#### What needs to be done:
Return exactly the lines of the records below, starting at the line that contains "from Knoll: Quarry" and ending at the line that contains "from Juniper: Knoll", with both of those lines kept.

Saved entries
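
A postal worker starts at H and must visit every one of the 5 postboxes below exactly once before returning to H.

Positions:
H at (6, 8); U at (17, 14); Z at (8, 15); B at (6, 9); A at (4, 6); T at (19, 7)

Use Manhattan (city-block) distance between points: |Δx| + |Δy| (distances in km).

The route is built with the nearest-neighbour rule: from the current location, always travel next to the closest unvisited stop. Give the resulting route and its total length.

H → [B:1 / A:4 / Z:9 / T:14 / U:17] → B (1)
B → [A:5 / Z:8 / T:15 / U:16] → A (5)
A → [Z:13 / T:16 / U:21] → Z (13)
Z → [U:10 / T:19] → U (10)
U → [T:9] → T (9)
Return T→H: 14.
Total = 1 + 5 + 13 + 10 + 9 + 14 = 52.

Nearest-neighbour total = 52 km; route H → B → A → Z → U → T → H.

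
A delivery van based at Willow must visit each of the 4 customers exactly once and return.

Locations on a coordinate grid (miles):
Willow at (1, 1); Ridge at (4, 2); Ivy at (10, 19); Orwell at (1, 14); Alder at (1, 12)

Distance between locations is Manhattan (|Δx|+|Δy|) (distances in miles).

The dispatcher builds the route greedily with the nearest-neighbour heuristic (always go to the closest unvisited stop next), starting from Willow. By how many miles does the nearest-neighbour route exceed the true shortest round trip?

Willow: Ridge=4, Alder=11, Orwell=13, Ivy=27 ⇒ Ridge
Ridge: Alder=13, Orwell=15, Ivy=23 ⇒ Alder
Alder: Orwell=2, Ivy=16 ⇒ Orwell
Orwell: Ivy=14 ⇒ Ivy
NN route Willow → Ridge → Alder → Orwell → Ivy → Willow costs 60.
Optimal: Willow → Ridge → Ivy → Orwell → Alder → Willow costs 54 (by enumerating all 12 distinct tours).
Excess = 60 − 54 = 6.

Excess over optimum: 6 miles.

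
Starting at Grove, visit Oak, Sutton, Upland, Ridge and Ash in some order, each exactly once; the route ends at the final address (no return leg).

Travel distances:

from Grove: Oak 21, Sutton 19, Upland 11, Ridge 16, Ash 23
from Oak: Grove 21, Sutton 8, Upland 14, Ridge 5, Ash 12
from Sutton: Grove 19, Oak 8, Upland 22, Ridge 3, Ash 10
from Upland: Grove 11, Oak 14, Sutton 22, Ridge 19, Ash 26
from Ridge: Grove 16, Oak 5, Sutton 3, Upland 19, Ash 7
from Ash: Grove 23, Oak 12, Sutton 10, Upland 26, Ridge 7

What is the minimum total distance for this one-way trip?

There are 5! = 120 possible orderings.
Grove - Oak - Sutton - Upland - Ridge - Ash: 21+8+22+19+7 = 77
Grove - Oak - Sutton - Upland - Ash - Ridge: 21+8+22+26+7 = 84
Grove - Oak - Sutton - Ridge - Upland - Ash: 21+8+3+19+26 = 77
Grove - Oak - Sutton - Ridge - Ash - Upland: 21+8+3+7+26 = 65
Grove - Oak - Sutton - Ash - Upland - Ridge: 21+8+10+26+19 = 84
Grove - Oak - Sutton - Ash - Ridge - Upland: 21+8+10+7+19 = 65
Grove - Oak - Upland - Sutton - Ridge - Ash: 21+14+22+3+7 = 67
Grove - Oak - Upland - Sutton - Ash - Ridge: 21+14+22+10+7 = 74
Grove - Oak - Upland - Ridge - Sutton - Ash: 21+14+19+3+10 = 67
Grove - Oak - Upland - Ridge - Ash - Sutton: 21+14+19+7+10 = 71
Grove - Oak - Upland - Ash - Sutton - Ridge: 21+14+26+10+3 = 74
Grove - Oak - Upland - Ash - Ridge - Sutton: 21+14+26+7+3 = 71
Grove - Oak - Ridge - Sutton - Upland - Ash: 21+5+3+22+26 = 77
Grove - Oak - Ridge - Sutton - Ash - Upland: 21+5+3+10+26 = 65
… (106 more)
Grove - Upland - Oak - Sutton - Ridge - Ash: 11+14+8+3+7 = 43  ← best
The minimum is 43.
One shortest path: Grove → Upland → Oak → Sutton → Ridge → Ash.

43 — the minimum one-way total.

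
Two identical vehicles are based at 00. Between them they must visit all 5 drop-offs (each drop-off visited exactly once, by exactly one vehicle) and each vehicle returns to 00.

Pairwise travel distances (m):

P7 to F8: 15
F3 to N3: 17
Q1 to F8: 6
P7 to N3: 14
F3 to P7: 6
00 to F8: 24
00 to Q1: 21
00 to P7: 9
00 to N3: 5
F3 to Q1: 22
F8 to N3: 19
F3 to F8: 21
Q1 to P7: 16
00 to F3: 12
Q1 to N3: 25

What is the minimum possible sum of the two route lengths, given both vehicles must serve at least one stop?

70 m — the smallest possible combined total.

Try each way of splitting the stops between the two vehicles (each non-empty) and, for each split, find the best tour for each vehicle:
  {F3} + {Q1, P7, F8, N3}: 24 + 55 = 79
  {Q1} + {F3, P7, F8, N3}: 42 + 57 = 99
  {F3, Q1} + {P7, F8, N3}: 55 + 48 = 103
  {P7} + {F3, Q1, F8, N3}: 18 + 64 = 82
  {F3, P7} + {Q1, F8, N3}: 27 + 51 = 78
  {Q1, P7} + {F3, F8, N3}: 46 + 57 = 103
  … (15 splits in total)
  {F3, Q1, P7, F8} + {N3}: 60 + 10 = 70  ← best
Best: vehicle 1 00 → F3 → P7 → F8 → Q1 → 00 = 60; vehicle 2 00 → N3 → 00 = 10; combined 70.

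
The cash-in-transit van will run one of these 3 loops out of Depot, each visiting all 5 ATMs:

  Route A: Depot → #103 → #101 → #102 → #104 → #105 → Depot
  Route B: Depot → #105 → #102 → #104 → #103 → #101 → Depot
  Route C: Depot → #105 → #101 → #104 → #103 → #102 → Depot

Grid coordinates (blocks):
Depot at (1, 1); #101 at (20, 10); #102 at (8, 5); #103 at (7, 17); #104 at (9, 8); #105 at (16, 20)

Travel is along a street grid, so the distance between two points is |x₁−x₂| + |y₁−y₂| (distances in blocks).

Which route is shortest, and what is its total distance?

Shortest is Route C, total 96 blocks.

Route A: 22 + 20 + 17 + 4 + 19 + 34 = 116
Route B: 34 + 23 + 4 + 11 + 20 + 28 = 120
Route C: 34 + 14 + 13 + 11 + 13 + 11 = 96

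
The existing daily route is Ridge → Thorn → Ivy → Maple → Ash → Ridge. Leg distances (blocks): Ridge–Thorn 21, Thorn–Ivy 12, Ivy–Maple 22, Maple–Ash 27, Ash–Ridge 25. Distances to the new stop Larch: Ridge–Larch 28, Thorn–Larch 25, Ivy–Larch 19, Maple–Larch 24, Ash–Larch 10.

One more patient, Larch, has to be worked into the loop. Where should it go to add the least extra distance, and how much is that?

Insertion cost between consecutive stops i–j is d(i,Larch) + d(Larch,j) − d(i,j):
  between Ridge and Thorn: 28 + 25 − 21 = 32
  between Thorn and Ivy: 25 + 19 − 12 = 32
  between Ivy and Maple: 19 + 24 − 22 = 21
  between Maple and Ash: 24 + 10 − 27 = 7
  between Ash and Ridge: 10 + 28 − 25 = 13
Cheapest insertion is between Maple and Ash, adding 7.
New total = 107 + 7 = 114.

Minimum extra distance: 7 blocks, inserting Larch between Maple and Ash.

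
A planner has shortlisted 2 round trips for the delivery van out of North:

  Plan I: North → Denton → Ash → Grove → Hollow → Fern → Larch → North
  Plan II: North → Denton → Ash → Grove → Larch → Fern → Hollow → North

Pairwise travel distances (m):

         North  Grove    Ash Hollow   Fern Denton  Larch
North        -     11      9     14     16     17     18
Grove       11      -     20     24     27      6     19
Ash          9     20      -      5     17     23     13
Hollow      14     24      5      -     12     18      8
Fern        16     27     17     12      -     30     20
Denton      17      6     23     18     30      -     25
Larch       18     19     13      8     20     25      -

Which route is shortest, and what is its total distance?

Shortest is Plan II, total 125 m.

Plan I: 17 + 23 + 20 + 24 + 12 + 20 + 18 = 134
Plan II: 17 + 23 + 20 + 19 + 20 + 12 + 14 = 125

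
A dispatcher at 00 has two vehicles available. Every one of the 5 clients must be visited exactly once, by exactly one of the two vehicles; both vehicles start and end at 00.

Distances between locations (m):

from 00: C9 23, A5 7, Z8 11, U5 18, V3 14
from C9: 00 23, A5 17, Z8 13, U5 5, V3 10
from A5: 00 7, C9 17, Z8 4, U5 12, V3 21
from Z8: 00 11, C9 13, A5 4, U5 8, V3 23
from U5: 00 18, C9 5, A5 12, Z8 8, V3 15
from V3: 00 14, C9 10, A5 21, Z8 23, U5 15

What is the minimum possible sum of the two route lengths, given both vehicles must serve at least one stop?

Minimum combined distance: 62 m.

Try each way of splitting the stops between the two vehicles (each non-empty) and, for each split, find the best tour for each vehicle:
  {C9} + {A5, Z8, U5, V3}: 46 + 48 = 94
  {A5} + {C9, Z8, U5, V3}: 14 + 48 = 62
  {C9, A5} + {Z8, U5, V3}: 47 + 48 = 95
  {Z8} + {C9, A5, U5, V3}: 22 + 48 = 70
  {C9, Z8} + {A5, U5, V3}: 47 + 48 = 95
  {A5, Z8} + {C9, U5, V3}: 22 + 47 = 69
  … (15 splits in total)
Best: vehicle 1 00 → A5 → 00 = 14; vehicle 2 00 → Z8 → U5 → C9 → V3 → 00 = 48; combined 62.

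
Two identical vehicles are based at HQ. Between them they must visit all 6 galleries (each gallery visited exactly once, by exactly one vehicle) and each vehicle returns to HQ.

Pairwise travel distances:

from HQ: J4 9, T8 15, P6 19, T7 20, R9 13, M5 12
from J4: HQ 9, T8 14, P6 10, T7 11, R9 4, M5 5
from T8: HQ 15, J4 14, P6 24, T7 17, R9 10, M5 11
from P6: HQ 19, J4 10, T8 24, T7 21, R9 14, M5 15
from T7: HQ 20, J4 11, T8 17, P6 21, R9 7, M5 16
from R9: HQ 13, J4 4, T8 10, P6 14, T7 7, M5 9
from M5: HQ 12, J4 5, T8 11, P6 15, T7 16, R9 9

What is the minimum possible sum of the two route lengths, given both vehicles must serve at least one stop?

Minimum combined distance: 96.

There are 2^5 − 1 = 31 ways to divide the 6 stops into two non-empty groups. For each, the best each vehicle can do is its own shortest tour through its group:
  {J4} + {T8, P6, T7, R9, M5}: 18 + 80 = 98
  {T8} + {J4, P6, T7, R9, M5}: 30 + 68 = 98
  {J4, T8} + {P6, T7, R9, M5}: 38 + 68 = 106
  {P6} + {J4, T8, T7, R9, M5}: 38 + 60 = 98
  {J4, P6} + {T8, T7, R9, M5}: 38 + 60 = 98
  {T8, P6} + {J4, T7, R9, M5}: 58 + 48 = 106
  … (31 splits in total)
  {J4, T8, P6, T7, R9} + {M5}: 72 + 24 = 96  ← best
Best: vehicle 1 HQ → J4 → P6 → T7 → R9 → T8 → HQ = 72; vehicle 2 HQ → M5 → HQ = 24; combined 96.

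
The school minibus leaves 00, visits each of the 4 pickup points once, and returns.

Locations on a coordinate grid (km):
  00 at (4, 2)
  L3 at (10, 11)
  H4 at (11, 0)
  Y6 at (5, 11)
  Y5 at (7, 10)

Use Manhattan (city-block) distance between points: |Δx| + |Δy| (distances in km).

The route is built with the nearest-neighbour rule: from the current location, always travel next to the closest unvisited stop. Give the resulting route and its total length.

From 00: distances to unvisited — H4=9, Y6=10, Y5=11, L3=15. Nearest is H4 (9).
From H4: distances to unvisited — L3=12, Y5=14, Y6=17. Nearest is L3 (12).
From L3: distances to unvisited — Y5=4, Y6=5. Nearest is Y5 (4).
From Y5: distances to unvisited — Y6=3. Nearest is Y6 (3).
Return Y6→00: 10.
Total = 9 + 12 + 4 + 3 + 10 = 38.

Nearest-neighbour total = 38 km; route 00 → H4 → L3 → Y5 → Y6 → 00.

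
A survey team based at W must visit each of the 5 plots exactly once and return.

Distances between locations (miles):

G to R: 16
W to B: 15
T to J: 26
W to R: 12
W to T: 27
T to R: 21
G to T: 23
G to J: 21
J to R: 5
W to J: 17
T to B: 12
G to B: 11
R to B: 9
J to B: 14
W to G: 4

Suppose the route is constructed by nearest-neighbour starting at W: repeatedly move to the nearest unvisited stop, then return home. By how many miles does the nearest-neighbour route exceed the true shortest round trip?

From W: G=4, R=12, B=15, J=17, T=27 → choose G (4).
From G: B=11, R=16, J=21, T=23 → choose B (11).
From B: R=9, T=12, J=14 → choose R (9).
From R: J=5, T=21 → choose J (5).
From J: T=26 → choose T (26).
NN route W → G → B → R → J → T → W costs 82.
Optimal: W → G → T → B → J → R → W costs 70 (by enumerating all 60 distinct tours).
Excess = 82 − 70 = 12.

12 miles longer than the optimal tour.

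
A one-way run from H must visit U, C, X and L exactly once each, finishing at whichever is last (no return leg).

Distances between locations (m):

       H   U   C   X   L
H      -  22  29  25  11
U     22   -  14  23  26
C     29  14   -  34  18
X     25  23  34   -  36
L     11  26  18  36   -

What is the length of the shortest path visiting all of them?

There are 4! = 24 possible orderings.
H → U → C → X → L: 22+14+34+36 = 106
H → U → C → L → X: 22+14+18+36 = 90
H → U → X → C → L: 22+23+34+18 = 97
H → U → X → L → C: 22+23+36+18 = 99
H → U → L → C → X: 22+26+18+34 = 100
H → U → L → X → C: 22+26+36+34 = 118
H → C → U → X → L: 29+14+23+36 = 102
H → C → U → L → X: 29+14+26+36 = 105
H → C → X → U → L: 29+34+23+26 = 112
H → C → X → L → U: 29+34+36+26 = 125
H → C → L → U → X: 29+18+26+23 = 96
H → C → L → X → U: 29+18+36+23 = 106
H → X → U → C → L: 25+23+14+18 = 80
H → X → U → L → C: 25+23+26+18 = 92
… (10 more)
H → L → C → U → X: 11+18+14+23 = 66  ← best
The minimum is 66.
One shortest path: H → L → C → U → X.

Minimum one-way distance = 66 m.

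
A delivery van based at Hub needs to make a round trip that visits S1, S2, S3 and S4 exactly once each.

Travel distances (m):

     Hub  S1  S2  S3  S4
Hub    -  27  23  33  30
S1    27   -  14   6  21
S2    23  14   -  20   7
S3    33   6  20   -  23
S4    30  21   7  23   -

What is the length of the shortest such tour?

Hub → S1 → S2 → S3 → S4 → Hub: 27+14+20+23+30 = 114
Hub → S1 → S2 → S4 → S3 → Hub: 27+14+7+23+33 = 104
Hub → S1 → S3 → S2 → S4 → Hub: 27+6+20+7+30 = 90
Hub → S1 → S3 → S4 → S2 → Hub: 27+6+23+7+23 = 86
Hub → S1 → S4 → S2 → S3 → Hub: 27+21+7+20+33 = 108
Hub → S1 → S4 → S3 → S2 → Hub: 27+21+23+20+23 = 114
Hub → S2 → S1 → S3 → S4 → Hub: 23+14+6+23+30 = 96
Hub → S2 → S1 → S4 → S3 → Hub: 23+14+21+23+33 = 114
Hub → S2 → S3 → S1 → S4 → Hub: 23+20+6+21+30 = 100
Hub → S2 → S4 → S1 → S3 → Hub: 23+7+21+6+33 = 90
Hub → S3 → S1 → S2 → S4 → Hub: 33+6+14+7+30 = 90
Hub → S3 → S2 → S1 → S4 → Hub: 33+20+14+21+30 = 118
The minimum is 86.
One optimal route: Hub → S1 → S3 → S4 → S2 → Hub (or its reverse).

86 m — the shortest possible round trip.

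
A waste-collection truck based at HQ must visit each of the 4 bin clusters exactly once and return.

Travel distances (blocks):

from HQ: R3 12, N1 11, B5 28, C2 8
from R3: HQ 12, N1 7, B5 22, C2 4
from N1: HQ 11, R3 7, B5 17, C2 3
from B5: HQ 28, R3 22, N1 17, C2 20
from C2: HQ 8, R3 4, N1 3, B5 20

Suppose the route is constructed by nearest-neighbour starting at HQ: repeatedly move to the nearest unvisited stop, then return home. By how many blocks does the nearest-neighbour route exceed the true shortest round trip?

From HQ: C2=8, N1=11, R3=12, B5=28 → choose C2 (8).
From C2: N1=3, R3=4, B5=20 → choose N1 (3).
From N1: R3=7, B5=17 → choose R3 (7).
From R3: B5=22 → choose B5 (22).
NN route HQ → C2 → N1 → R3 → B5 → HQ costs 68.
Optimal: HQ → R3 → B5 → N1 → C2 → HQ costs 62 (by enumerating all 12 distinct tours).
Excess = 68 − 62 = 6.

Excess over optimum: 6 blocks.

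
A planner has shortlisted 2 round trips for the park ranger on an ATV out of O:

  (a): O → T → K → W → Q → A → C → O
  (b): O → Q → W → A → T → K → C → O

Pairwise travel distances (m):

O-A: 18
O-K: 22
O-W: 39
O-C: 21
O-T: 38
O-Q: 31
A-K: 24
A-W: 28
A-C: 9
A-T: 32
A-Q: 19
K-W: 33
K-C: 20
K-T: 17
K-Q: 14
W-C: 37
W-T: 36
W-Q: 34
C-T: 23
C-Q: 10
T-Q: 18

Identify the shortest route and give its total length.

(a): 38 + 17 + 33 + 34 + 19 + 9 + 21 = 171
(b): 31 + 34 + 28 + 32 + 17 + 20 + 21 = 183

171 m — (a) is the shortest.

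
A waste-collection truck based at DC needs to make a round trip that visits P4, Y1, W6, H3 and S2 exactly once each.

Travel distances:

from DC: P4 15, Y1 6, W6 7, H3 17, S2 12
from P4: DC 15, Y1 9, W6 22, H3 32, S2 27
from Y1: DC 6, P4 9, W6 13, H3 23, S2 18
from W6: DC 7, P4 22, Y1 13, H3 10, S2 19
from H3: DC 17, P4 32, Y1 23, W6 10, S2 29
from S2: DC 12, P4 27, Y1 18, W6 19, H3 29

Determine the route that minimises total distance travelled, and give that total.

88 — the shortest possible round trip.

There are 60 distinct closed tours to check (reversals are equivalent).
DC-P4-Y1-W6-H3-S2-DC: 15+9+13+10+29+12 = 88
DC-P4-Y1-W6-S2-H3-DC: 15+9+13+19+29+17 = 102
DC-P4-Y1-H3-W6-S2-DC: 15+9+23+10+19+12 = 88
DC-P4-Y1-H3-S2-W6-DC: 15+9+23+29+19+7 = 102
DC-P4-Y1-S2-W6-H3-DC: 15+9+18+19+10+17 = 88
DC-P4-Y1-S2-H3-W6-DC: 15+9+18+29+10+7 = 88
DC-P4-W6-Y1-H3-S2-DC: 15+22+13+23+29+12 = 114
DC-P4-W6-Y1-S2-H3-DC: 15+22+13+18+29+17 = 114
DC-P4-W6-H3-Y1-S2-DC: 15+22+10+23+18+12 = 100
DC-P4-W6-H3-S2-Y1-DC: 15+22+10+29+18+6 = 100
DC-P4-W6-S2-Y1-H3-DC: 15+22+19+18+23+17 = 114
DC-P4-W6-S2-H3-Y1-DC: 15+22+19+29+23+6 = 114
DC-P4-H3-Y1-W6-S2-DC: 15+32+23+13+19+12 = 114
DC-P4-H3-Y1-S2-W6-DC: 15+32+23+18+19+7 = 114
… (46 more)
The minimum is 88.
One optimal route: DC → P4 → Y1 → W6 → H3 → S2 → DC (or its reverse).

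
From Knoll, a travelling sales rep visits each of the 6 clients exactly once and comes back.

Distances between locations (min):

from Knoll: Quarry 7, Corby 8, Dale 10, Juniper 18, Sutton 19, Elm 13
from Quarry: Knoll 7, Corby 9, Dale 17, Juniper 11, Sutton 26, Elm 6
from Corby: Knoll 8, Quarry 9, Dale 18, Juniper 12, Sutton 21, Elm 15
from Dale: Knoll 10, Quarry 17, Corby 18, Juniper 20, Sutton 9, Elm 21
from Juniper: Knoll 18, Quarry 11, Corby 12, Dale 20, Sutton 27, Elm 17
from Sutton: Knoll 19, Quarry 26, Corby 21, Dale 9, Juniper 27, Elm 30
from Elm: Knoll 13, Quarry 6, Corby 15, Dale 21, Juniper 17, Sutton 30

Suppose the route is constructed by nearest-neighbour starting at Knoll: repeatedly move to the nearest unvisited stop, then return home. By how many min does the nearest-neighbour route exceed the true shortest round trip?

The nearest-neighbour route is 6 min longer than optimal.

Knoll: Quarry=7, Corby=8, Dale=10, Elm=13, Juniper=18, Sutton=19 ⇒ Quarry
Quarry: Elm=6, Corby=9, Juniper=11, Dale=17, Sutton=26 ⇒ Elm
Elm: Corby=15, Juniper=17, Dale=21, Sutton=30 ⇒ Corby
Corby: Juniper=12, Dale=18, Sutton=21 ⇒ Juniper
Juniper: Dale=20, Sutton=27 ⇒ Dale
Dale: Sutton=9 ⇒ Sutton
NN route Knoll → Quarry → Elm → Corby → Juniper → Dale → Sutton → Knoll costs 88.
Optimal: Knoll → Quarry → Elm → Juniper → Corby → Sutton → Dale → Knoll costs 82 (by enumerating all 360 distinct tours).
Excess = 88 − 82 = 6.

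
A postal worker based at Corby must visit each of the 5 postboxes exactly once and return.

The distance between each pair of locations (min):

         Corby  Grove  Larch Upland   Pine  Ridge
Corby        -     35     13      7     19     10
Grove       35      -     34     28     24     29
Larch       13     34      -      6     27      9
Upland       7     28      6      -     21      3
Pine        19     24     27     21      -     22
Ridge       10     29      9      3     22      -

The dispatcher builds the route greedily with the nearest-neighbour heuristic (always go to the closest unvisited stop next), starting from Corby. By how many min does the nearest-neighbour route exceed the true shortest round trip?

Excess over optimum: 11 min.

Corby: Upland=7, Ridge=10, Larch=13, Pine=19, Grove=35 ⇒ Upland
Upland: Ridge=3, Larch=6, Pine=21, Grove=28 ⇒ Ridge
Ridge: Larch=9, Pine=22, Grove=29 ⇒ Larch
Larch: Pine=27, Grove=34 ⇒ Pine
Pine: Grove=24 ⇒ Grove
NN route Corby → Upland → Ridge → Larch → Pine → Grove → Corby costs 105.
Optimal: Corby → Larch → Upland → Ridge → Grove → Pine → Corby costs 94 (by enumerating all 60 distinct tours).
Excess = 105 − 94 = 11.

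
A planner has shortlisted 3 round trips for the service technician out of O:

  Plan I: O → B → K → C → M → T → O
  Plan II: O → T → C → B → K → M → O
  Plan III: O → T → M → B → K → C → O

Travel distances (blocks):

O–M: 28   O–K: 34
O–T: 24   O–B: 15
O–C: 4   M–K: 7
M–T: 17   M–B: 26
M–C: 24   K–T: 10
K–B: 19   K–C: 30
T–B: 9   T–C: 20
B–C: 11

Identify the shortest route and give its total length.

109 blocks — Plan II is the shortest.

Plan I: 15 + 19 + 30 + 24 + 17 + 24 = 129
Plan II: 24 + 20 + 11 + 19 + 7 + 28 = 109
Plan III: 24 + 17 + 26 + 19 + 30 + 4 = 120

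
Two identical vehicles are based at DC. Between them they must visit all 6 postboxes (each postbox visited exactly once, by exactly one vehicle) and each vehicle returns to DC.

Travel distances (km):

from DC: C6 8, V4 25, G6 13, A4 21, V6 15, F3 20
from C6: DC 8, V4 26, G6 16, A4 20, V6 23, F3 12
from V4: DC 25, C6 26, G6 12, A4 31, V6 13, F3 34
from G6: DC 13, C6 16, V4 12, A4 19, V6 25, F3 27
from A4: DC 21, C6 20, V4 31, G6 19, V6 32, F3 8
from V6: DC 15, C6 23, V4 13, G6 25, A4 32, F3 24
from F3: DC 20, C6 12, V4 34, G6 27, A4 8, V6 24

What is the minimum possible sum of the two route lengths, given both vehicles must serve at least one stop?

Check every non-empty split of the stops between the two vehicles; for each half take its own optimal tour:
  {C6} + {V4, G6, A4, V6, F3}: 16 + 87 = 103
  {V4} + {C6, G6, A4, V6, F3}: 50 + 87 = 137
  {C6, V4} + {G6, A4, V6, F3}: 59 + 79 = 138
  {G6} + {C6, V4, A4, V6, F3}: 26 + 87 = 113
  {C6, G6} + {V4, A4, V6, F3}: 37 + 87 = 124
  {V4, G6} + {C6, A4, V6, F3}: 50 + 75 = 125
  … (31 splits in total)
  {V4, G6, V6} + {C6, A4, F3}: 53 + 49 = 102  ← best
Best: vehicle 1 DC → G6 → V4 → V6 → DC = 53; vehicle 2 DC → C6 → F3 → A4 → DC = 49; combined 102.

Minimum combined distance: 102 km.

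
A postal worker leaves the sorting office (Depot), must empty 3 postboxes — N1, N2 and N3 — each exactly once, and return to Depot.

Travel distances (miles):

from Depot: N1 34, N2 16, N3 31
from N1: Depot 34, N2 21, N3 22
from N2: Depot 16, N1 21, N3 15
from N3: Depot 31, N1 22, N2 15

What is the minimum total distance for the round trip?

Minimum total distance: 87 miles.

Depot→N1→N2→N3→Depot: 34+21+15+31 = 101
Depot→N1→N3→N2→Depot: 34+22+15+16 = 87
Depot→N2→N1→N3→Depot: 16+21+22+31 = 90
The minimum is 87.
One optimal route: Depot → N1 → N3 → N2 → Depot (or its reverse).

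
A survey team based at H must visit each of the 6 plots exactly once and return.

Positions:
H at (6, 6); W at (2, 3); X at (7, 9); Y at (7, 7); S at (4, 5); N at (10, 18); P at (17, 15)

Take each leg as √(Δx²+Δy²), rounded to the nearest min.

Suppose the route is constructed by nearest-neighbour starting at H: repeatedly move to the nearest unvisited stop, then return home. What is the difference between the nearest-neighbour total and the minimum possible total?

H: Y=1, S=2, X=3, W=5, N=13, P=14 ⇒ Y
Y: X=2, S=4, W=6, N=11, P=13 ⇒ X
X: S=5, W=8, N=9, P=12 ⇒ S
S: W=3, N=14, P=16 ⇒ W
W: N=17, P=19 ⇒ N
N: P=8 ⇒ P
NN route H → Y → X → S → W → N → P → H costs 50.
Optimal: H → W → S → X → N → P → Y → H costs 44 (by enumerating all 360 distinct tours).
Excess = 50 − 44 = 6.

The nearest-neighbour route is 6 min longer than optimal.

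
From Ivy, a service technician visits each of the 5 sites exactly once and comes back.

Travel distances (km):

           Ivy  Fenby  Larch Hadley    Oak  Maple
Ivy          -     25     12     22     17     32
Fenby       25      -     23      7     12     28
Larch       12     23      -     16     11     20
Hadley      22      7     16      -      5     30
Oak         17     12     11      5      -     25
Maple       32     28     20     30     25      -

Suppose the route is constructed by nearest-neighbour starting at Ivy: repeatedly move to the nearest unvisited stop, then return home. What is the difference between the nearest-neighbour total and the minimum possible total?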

#### Task solution:
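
from Knoll: Quarry 7, Corby 8, Dale 10, Juniper 18, Sutton 19, Elm 13
from Quarry: Knoll 7, Corby 9, Dale 17, Juniper 11, Sutton 26, Elm 6
from Corby: Knoll 8, Quarry 9, Dale 18, Juniper 12, Sutton 21, Elm 15
from Dale: Knoll 10, Quarry 17, Corby 18, Juniper 20, Sutton 9, Elm 21
from Juniper: Knoll 18, Quarry 11, Corby 12, Dale 20, Sutton 27, Elm 17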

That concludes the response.